* About this task: Repeat every line of the following material exactly.
+ + + +
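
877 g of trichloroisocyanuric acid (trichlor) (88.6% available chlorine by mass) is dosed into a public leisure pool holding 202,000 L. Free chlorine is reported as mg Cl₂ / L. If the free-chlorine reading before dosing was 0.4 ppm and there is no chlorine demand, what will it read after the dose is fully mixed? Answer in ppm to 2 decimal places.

4.25 ppm

Available chlorine delivered: 877 g × 0.886 = 777 g as Cl₂.
Concentration rise: 777 g / 202,000 L = 3.847 mg/L = 3.85 ppm.
Final FC: 0.4 + 3.85 = 4.25 ppm.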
+ + + +
* Your solution:
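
877 g of trichloroisocyanuric acid (trichlor) (88.6% available chlorine by mass) is dosed into a public leisure pool holding 202,000 L. Free chlorine is reported as mg Cl₂ / L. If the free-chlorine reading before dosing was 0.4 ppm and there is no chlorine demand, what will it read after the dose is fully mixed? Answer in ppm to 2 decimal places.

4.25 ppm

Available chlorine delivered: 877 g × 0.886 = 777 g as Cl₂.
Concentration rise: 777 g / 202,000 L = 3.847 mg/L = 3.85 ppm.
Final FC: 0.4 + 3.85 = 4.25 ppm.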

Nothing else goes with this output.